» Task requirements
Everything from the line containing "Use the given" to the last line of the data below should be copied word for word, and nothing else.

» Study material
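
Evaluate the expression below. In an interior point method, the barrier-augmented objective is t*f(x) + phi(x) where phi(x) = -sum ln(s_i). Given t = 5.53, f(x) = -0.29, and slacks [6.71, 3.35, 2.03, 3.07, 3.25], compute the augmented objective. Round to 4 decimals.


Step 1: Compute log-barrier.
ln values: [1.9036, 1.209, 0.708, 1.1217, 1.1787]
phi = -(1.9036 + 1.209 + 0.708 + 1.1217 + 1.1787) = -6.1209
Step 2: Compute augmented objective.
t*f(x) = 5.53*-0.29 = -1.6037
Total = -1.6037 - 6.1209 = -7.7246


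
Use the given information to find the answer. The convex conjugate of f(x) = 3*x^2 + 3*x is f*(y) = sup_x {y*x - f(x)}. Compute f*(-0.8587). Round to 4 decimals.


f*(y) = sup_x {y*x - a*x^2 - b*x} = sup_x {(y-b)*x - a*x^2}
FOC: (y - b) - 2a*x = 0 => x* = (y - b)/(2a)
x* = (-0.8587 - 3)/(2*3) = -0.6431
f*(-0.8587) = (y-b)^2/(4a) = (-0.8587 - 3)^2/(4*3)
= 14.8896/12 = 1.2408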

» Exercise result
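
Use the given information to find the answer. The convex conjugate of f(x) = 3*x^2 + 3*x is f*(y) = sup_x {y*x - f(x)}. Compute f*(-0.8587). Round to 4 decimals.


f*(y) = sup_x {y*x - a*x^2 - b*x} = sup_x {(y-b)*x - a*x^2}
FOC: (y - b) - 2a*x = 0 => x* = (y - b)/(2a)
x* = (-0.8587 - 3)/(2*3) = -0.6431
f*(-0.8587) = (y-b)^2/(4a) = (-0.8587 - 3)^2/(4*3)
= 14.8896/12 = 1.2408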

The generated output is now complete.